**Aim of the task:**
Please repeat the line that contains "0,1.000,0.0" and every line after it, exactly, through the end of the records.

**Saved data entries:**
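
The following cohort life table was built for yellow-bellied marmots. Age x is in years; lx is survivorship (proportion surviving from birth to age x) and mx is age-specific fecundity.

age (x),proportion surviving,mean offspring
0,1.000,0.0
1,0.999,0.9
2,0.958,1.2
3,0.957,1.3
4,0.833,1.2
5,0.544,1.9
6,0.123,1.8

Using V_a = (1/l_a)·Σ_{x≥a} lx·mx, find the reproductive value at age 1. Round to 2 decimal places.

5.55

lx·mx for x ≥ 1: 0.8991, 1.1496, 1.2441, 0.9996, 1.0336, 0.2214 → sum = 5.5474
V_1 = 5.5474 / l_1 = 5.5474 / 0.999 = 5.552953… → 5.55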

**Result of the exercise:**
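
0,1.000,0.0
1,0.999,0.9
2,0.958,1.2
3,0.957,1.3
4,0.833,1.2
5,0.544,1.9
6,0.123,1.8

Using V_a = (1/l_a)·Σ_{x≥a} lx·mx, find the reproductive value at age 1. Round to 2 decimal places.

5.55

lx·mx for x ≥ 1: 0.8991, 1.1496, 1.2441, 0.9996, 1.0336, 0.2214 → sum = 5.5474
V_1 = 5.5474 / l_1 = 5.5474 / 0.999 = 5.552953… → 5.55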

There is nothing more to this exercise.